**** Provided material

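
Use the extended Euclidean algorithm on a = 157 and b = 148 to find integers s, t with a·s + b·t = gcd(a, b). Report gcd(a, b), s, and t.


Euclidean algorithm on (157, 148) — divide until remainder is 0:
  157 = 1 · 148 + 9
  148 = 16 · 9 + 4
  9 = 2 · 4 + 1
  4 = 4 · 1 + 0
gcd(157, 148) = 1.
Track Bezout coefficients alongside the remainders: start with r₀ = 157 = a·1 + b·0 (s = 1, t = 0) and r₁ = 148 = a·0 + b·1 (s = 0, t = 1); each new remainder r_{k+1} = r_{k-1} − q_k·r_k inherits s_{k+1} = s_{k-1} − q_k·s_k, t_{k+1} = t_{k-1} − q_k·t_k, so r_k = a·s_k + b·t_k at every step:
  q = 1: r = 9, s = 1 − 1·0 = 1, t = 0 − 1·1 = -1  (check: 157·1 + 148·(-1) = 9)
  q = 16: r = 4, s = 0 − 16·1 = -16, t = 1 − 16·(-1) = 17  (check: 157·(-16) + 148·17 = 4)
  q = 2: r = 1, s = 1 − 2·(-16) = 33, t = -1 − 2·17 = -35  (check: 157·33 + 148·(-35) = 1)
The row with r = 1 (the gcd) gives the Bezout coefficients s = 33, t = -35.
Result: 157 · (33) + 148 · (-35) = 1.

gcd(157, 148) = 1; s = 33, t = -35 (check: 157·33 + 148·(-35) = 1).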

********

What you will do. Set down each entry again, unchanged.

Your response.
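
Use the extended Euclidean algorithm on a = 157 and b = 148 to find integers s, t with a·s + b·t = gcd(a, b). Report gcd(a, b), s, and t.


Euclidean algorithm on (157, 148) — divide until remainder is 0:
  157 = 1 · 148 + 9
  148 = 16 · 9 + 4
  9 = 2 · 4 + 1
  4 = 4 · 1 + 0
gcd(157, 148) = 1.
Track Bezout coefficients alongside the remainders: start with r₀ = 157 = a·1 + b·0 (s = 1, t = 0) and r₁ = 148 = a·0 + b·1 (s = 0, t = 1); each new remainder r_{k+1} = r_{k-1} − q_k·r_k inherits s_{k+1} = s_{k-1} − q_k·s_k, t_{k+1} = t_{k-1} − q_k·t_k, so r_k = a·s_k + b·t_k at every step:
  q = 1: r = 9, s = 1 − 1·0 = 1, t = 0 − 1·1 = -1  (check: 157·1 + 148·(-1) = 9)
  q = 16: r = 4, s = 0 − 16·1 = -16, t = 1 − 16·(-1) = 17  (check: 157·(-16) + 148·17 = 4)
  q = 2: r = 1, s = 1 − 2·(-16) = 33, t = -1 − 2·17 = -35  (check: 157·33 + 148·(-35) = 1)
The row with r = 1 (the gcd) gives the Bezout coefficients s = 33, t = -35.
Result: 157 · (33) + 148 · (-35) = 1.

gcd(157, 148) = 1; s = 33, t = -35 (check: 157·33 + 148·(-35) = 1).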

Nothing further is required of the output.